> **Exercise directions**:
Each line that has the string "inflammation" must be copied from the records below.

(Stored items)
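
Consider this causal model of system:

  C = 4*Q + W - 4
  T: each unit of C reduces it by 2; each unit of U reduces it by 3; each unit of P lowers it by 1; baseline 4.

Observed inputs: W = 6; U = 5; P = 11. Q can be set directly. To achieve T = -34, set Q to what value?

Substituting into the C equation gives C = 4*Q + 2.
Substituting into the T equation gives T = -8*Q - 26.
Solve -8*Q - 26 = -34: Q = (-34 + 26) / -8 = 1.

Q = 1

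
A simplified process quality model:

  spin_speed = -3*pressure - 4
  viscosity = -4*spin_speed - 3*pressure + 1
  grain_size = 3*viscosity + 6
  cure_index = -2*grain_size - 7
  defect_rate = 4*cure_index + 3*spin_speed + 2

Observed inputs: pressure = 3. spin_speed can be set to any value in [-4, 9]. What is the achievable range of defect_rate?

-278 to 1009

Intervening on spin_speed fixes its value directly, overriding its dependence on pressure.
Substituting into the viscosity equation gives viscosity = -4*spin_speed - 8.
grain_size becomes -12*spin_speed - 18.
So cure_index = 24*spin_speed + 29.
Substituting into the defect_rate equation gives defect_rate = 99*spin_speed + 118.
Linear in spin_speed, so extremes are at the endpoints: spin_speed = -4 gives defect_rate = -278; spin_speed = 9 gives defect_rate = 1009.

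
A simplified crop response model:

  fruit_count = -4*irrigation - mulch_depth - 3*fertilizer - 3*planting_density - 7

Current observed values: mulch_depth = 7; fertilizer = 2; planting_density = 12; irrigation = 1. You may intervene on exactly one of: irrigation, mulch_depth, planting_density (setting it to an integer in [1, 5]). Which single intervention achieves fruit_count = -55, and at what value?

set mulch_depth = 2

Intervening on irrigation: fruit_count = -4*irrigation - 56. Reaching -55 requires irrigation = -1/4, not an integer.
Intervening on mulch_depth: with other inputs at their observed values, fruit_count = -mulch_depth - 53. Solving for -55 gives mulch_depth = 2, within [1, 5].
Intervening on planting_density: fruit_count = -3*planting_density - 24. Reaching -55 requires planting_density = 31/3, not an integer.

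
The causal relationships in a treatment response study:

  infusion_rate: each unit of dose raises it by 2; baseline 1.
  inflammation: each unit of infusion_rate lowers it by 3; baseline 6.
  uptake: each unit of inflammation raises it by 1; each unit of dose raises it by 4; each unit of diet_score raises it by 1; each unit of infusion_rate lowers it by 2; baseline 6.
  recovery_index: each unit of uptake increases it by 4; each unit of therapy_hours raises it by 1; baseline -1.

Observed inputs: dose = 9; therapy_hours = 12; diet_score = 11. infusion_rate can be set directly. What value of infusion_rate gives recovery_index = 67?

Intervening on infusion_rate fixes its value directly, overriding its dependence on dose.
Substituting into the uptake equation gives uptake = -5*infusion_rate + 59.
Substituting into the recovery_index equation gives recovery_index = -20*infusion_rate + 247.
Solve -20*infusion_rate + 247 = 67: infusion_rate = (67 - 247) / -20 = 9.

infusion_rate = 9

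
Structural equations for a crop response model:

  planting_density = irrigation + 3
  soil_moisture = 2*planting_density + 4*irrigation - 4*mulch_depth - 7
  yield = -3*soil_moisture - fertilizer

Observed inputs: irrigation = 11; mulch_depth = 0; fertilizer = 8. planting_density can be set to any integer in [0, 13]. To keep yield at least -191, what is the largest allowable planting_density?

planting_density = 12

Intervening on planting_density fixes its value directly, overriding its dependence on irrigation.
Substituting into the soil_moisture equation gives soil_moisture = 2*planting_density + 37.
Substituting into the yield equation gives yield = -6*planting_density - 119.
Require -6*planting_density - 119 ≥ -191, so planting_density ≤ 12.
The largest integer in [0, 13] satisfying this is 12.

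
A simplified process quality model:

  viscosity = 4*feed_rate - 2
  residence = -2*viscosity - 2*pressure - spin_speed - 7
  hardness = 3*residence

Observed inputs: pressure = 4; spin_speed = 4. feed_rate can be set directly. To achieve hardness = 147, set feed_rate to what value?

Substituting into the residence equation gives residence = -8*feed_rate - 15.
This gives hardness = -24*feed_rate - 45.
Solve -24*feed_rate - 45 = 147: feed_rate = (147 + 45) / -24 = -8.

feed_rate = -8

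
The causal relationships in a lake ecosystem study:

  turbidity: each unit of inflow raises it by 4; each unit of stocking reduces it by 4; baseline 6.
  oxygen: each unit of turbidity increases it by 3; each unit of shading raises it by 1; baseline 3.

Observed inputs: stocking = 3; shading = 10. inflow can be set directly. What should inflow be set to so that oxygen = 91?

inflow = 8

Substituting into the turbidity equation gives turbidity = 4*inflow - 6.
Substituting into the oxygen equation gives oxygen = 12*inflow - 5.
Solve 12*inflow - 5 = 91: inflow = (91 + 5) / 12 = 8.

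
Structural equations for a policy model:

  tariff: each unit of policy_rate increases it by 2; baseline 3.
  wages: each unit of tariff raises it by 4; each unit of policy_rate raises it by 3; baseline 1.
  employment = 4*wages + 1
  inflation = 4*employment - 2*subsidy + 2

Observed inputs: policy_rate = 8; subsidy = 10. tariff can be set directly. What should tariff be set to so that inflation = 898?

Intervening on tariff fixes its value directly, overriding its dependence on policy_rate.
Substituting into the wages equation gives wages = 4*tariff + 25.
So employment = 16*tariff + 101.
So inflation = 64*tariff + 386.
Solve 64*tariff + 386 = 898: tariff = (898 - 386) / 64 = 8.

tariff = 8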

> **Written reply**:
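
  inflammation: each unit of infusion_rate lowers it by 3; baseline 6.
  uptake: each unit of inflammation raises it by 1; each unit of dose raises it by 4; each unit of diet_score raises it by 1; each unit of infusion_rate lowers it by 2; baseline 6.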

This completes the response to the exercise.